WHAT YOU NEED TO DO - A word-for-word restatement of the listing is the only acceptable answer.

*** Begin section ***

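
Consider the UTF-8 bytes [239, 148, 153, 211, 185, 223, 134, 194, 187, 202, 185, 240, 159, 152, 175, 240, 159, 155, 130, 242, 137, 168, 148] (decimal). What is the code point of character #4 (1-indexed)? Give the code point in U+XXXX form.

U+00BB

Offset 0: leading byte 0xEF = 11101111 → 3-byte char #1 = EF 94 99.
Offset 3: leading byte 0xD3 = 11010011 → 2-byte char #2 = D3 B9.
Offset 5: leading byte 0xDF = 11011111 → 2-byte char #3 = DF 86.
Offset 7: leading byte 0xC2 = 11000010 → 2-byte char #4 = C2 BB.
Leading byte 0xC2 = 11000010 matches 110xxxxx → 2-byte sequence.
Byte 1: 0xC2 = 11000010, payload 00010 (5 bits).
Byte 2: 0xBB = 10111011 (10xxxxxx ✓), payload 111011.
Concatenate: 00010111011 = 0xBB (11 bits → U+00BB).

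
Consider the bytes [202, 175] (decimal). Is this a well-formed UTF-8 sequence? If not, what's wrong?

Leading byte 0xCA = 11001010 → 2-byte form.
Continuation bytes 0xAF=10101111 all match 10xxxxxx.
Decoded value 0x2AF is ≥ 0x80 (shortest form) and not a surrogate.

valid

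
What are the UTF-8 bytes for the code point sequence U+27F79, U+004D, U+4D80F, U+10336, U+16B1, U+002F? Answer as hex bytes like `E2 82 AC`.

U+27F79: 4-byte form → F0 A7 BD B9.
U+004D: 1-byte form → 4D.
U+4D80F: 4-byte form → F1 8D A0 8F.
U+10336: 4-byte form → F0 90 8C B6.
U+16B1: 3-byte form → E1 9A B1.
U+002F: 1-byte form → 2F.
Concatenated (17 bytes): F0 A7 BD B9 4D F1 8D A0 8F F0 90 8C B6 E1 9A B1 2F.

F0 A7 BD B9 4D F1 8D A0 8F F0 90 8C B6 E1 9A B1 2F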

*** End section ***

RESPONSE TO THE TASK -
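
Consider the UTF-8 bytes [239, 148, 153, 211, 185, 223, 134, 194, 187, 202, 185, 240, 159, 152, 175, 240, 159, 155, 130, 242, 137, 168, 148] (decimal). What is the code point of character #4 (1-indexed)? Give the code point in U+XXXX form.

U+00BB

Offset 0: leading byte 0xEF = 11101111 → 3-byte char #1 = EF 94 99.
Offset 3: leading byte 0xD3 = 11010011 → 2-byte char #2 = D3 B9.
Offset 5: leading byte 0xDF = 11011111 → 2-byte char #3 = DF 86.
Offset 7: leading byte 0xC2 = 11000010 → 2-byte char #4 = C2 BB.
Leading byte 0xC2 = 11000010 matches 110xxxxx → 2-byte sequence.
Byte 1: 0xC2 = 11000010, payload 00010 (5 bits).
Byte 2: 0xBB = 10111011 (10xxxxxx ✓), payload 111011.
Concatenate: 00010111011 = 0xBB (11 bits → U+00BB).

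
Consider the bytes [202, 175] (decimal). Is this a well-formed UTF-8 sequence? If not, what's wrong?

Leading byte 0xCA = 11001010 → 2-byte form.
Continuation bytes 0xAF=10101111 all match 10xxxxxx.
Decoded value 0x2AF is ≥ 0x80 (shortest form) and not a surrogate.

valid

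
What are the UTF-8 bytes for the code point sequence U+27F79, U+004D, U+4D80F, U+10336, U+16B1, U+002F? Answer as hex bytes like `E2 82 AC`.

U+27F79: 4-byte form → F0 A7 BD B9.
U+004D: 1-byte form → 4D.
U+4D80F: 4-byte form → F1 8D A0 8F.
U+10336: 4-byte form → F0 90 8C B6.
U+16B1: 3-byte form → E1 9A B1.
U+002F: 1-byte form → 2F.
Concatenated (17 bytes): F0 A7 BD B9 4D F1 8D A0 8F F0 90 8C B6 E1 9A B1 2F.

F0 A7 BD B9 4D F1 8D A0 8F F0 90 8C B6 E1 9A B1 2F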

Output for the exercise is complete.